▸ **Task input**
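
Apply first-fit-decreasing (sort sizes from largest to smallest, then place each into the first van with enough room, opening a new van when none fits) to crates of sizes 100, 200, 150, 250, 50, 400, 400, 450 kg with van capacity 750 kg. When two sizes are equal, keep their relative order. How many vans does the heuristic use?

3

Sorted descending: 450, 400, 400, 250, 200, 150, 100, 50.
  450 → van 1 (new)  [load 450/750]
  400 → van 2 (new)  [load 400/750]
  400 → van 3 (new)  [load 400/750]
  250 → van 1  [load 700/750]
  200 → van 2  [load 600/750]
  150 → van 2  [load 750/750]
  100 → van 3  [load 500/750]
  50 → van 1  [load 750/750]
3 vans opened.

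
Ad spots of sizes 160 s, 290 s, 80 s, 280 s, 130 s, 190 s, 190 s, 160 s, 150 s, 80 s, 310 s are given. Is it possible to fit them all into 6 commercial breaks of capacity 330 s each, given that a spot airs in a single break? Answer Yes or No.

No

Total = 2020 s; ⌈2020/330⌉ = 7.
At least 7 commercial breaks are required, but only 6 are allowed.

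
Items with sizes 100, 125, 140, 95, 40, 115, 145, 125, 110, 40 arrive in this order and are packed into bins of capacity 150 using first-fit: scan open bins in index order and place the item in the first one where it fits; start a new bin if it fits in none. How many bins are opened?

  100 → bin 1 (new)  [load 100/150]
  125 → bin 2 (new)  [load 125/150]
  140 → bin 3 (new)  [load 140/150]
  95 → bin 4 (new)  [load 95/150]
  40 → bin 1  [load 140/150]
  115 → bin 5 (new)  [load 115/150]
  145 → bin 6 (new)  [load 145/150]
  125 → bin 7 (new)  [load 125/150]
  110 → bin 8 (new)  [load 110/150]
  40 → bin 4  [load 135/150]
8 bins opened.

8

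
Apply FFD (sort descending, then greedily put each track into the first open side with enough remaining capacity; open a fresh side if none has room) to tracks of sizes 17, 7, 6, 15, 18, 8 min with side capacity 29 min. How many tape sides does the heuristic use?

3

Sorted descending: 18, 17, 15, 8, 7, 6.
  18 → side 1 (new)  [load 18/29]
  17 → side 2 (new)  [load 17/29]
  15 → side 3 (new)  [load 15/29]
  8 → side 1  [load 26/29]
  7 → side 2  [load 24/29]
  6 → side 3  [load 21/29]
3 tape sides opened.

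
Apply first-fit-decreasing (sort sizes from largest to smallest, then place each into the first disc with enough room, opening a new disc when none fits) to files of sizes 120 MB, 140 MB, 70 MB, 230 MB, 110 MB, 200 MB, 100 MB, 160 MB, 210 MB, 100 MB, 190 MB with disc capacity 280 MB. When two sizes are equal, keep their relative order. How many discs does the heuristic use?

Sorted descending: 230, 210, 200, 190, 160, 140, 120, 110, 100, 100, 70.
  230 → disc 1 (new)  [load 230/280]
  210 → disc 2 (new)  [load 210/280]
  200 → disc 3 (new)  [load 200/280]
  190 → disc 4 (new)  [load 190/280]
  160 → disc 5 (new)  [load 160/280]
  140 → disc 6 (new)  [load 140/280]
  120 → disc 5  [load 280/280]
  110 → disc 6  [load 250/280]
  100 → disc 7 (new)  [load 100/280]
  100 → disc 7  [load 200/280]
  70 → disc 2  [load 280/280]
7 discs opened.

7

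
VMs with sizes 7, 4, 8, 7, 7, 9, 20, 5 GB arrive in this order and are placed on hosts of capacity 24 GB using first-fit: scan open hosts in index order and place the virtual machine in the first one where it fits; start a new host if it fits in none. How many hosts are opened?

3

  7 → host 1 (new)  [load 7/24]
  4 → host 1  [load 11/24]
  8 → host 1  [load 19/24]
  7 → host 2 (new)  [load 7/24]
  7 → host 2  [load 14/24]
  9 → host 2  [load 23/24]
  20 → host 3 (new)  [load 20/24]
  5 → host 1  [load 24/24]
3 hosts opened.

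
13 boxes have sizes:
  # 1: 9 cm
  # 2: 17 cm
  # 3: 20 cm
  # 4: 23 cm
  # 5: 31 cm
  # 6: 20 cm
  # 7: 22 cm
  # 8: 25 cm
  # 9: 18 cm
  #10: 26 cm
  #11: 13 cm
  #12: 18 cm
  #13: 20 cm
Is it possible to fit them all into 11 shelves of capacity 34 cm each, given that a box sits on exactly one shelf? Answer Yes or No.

Yes

A valid assignment using 11 shelves:
  shelf 1: 31 = 31
  shelf 2: 26 = 26
  shelf 3: 25 + 9 = 34
  shelf 4: 23 = 23
  shelf 5: 22 = 22
  shelf 6: 20 + 13 = 33
  shelf 7: 20 = 20
  shelf 8: 20 = 20
  shelf 9: 18 = 18
  shelf 10: 18 = 18
  shelf 11: 17 = 17
Every load is within 34 cm, so 11 shelves suffice.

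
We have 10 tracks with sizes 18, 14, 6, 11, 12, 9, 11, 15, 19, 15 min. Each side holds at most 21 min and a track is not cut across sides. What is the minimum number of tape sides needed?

8

Total = 19 + 18 + 15 + 15 + 14 + 12 + 11 + 11 + 9 + 6 = 130 min.
Lower bound: ⌈130/21⌉ = 7 tape sides.
Also, 8 tracks each exceed 21/2 min, and no two of those can share a side, so at least 8 tape sides are needed.
A packing using 8 tape sides:
  side 1: 19 = 19
  side 2: 18 = 18
  side 3: 15 + 6 = 21
  side 4: 15 = 15
  side 5: 14 = 14
  side 6: 12 + 9 = 21
  side 7: 11 = 11
  side 8: 11 = 11
This matches the lower bound, so 8 is optimal.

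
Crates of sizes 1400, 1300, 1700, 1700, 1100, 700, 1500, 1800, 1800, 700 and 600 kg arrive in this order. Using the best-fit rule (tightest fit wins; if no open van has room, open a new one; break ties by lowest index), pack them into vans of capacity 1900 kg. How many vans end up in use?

  1400 → van 1 (new)  [load 1400/1900]
  1300 → van 2 (new)  [load 1300/1900]
  1700 → van 3 (new)  [load 1700/1900]
  1700 → van 4 (new)  [load 1700/1900]
  1100 → van 5 (new)  [load 1100/1900]
  700 → van 5  [load 1800/1900]
  1500 → van 6 (new)  [load 1500/1900]
  1800 → van 7 (new)  [load 1800/1900]
  1800 → van 8 (new)  [load 1800/1900]
  700 → van 9 (new)  [load 700/1900]
  600 → van 2  [load 1900/1900]
9 vans opened.

9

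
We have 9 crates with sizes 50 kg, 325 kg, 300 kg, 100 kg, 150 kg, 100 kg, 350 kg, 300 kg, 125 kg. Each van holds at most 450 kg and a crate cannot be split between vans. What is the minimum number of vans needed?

4

Total = 350 + 325 + 300 + 300 + 150 + 125 + 100 + 100 + 50 = 1800 kg.
Lower bound: ⌈1800/450⌉ = 4 vans.
A packing using 4 vans:
  van 1: 350 + 100 = 450
  van 2: 325 + 125 = 450
  van 3: 300 + 150 = 450
  van 4: 300 + 100 + 50 = 450
This matches the lower bound, so 4 is optimal.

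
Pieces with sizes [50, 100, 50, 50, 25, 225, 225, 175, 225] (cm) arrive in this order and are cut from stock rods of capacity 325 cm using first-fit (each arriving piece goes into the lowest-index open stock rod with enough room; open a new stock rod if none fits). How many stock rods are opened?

5

  50 → stock rod 1 (new)  [load 50/325]
  100 → stock rod 1  [load 150/325]
  50 → stock rod 1  [load 200/325]
  50 → stock rod 1  [load 250/325]
  25 → stock rod 1  [load 275/325]
  225 → stock rod 2 (new)  [load 225/325]
  225 → stock rod 3 (new)  [load 225/325]
  175 → stock rod 4 (new)  [load 175/325]
  225 → stock rod 5 (new)  [load 225/325]
5 stock rods opened.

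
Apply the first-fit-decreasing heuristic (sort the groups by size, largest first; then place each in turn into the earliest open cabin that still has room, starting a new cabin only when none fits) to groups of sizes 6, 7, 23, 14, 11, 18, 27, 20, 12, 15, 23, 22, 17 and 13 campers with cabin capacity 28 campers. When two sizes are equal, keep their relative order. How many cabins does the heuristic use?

Sorted descending: 27, 23, 23, 22, 20, 18, 17, 15, 14, 13, 12, 11, 7, 6.
  27 → cabin 1 (new)  [load 27/28]
  23 → cabin 2 (new)  [load 23/28]
  23 → cabin 3 (new)  [load 23/28]
  22 → cabin 4 (new)  [load 22/28]
  20 → cabin 5 (new)  [load 20/28]
  18 → cabin 6 (new)  [load 18/28]
  17 → cabin 7 (new)  [load 17/28]
  15 → cabin 8 (new)  [load 15/28]
  14 → cabin 9 (new)  [load 14/28]
  13 → cabin 8  [load 28/28]
  12 → cabin 9  [load 26/28]
  11 → cabin 7  [load 28/28]
  7 → cabin 5  [load 27/28]
  6 → cabin 4  [load 28/28]
9 cabins opened.

9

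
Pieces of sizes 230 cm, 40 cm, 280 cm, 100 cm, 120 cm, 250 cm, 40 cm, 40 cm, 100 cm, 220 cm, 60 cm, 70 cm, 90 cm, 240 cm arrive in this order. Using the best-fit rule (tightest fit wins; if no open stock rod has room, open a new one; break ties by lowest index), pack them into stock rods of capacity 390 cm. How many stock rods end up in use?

5

  230 → stock rod 1 (new)  [load 230/390]
  40 → stock rod 1  [load 270/390]
  280 → stock rod 2 (new)  [load 280/390]
  100 → stock rod 2  [load 380/390]
  120 → stock rod 1  [load 390/390]
  250 → stock rod 3 (new)  [load 250/390]
  40 → stock rod 3  [load 290/390]
  40 → stock rod 3  [load 330/390]
  100 → stock rod 4 (new)  [load 100/390]
  220 → stock rod 4  [load 320/390]
  60 → stock rod 3  [load 390/390]
  70 → stock rod 4  [load 390/390]
  90 → stock rod 5 (new)  [load 90/390]
  240 → stock rod 5  [load 330/390]
5 stock rods opened.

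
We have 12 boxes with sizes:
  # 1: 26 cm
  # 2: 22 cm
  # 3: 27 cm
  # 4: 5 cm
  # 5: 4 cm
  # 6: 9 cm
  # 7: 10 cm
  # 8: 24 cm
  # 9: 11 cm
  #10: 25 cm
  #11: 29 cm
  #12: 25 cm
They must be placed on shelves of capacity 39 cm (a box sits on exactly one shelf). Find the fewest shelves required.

7

Total = 29 + 27 + 26 + 25 + 25 + 24 + 22 + 11 + 10 + 9 + 5 + 4 = 217 cm.
Lower bound: ⌈217/39⌉ = 6 shelves.
Also, 7 boxes each exceed 39/2 cm, and no two of those can share a shelf, so at least 7 shelves are needed.
A packing using 7 shelves:
  shelf 1: 29 + 10 = 39
  shelf 2: 27 + 11 = 38
  shelf 3: 26 + 9 + 4 = 39
  shelf 4: 25 + 5 = 30
  shelf 5: 25 = 25
  shelf 6: 24 = 24
  shelf 7: 22 = 22
This matches the lower bound, so 7 is optimal.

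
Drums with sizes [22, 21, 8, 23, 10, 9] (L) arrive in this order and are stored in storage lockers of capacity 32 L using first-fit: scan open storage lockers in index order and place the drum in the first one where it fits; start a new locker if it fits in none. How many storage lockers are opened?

  22 → locker 1 (new)  [load 22/32]
  21 → locker 2 (new)  [load 21/32]
  8 → locker 1  [load 30/32]
  23 → locker 3 (new)  [load 23/32]
  10 → locker 2  [load 31/32]
  9 → locker 3  [load 32/32]
3 storage lockers opened.

3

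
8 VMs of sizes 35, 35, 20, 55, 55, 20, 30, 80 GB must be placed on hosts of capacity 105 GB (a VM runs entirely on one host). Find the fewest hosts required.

4

Total = 80 + 55 + 55 + 35 + 35 + 30 + 20 + 20 = 330 GB.
Lower bound: ⌈330/105⌉ = 4 hosts.
A packing using 4 hosts:
  host 1: 80 + 20 = 100
  host 2: 55 + 35 = 90
  host 3: 55 + 35 = 90
  host 4: 30 + 20 = 50
This matches the lower bound, so 4 is optimal.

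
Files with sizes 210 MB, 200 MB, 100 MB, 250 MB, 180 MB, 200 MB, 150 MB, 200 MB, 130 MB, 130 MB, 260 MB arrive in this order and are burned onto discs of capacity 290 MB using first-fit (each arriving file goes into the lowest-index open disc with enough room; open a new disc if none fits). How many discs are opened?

  210 → disc 1 (new)  [load 210/290]
  200 → disc 2 (new)  [load 200/290]
  100 → disc 3 (new)  [load 100/290]
  250 → disc 4 (new)  [load 250/290]
  180 → disc 3  [load 280/290]
  200 → disc 5 (new)  [load 200/290]
  150 → disc 6 (new)  [load 150/290]
  200 → disc 7 (new)  [load 200/290]
  130 → disc 6  [load 280/290]
  130 → disc 8 (new)  [load 130/290]
  260 → disc 9 (new)  [load 260/290]
9 discs opened.

9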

▸ **Problem statement**
All lines from the one containing "Files with sizes" through the end of the data, and no others, are to be given again word for word.

▸ **Answer section**
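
Files with sizes 210 MB, 200 MB, 100 MB, 250 MB, 180 MB, 200 MB, 150 MB, 200 MB, 130 MB, 130 MB, 260 MB arrive in this order and are burned onto discs of capacity 290 MB using first-fit (each arriving file goes into the lowest-index open disc with enough room; open a new disc if none fits). How many discs are opened?

  210 → disc 1 (new)  [load 210/290]
  200 → disc 2 (new)  [load 200/290]
  100 → disc 3 (new)  [load 100/290]
  250 → disc 4 (new)  [load 250/290]
  180 → disc 3  [load 280/290]
  200 → disc 5 (new)  [load 200/290]
  150 → disc 6 (new)  [load 150/290]
  200 → disc 7 (new)  [load 200/290]
  130 → disc 6  [load 280/290]
  130 → disc 8 (new)  [load 130/290]
  260 → disc 9 (new)  [load 260/290]
9 discs opened.

9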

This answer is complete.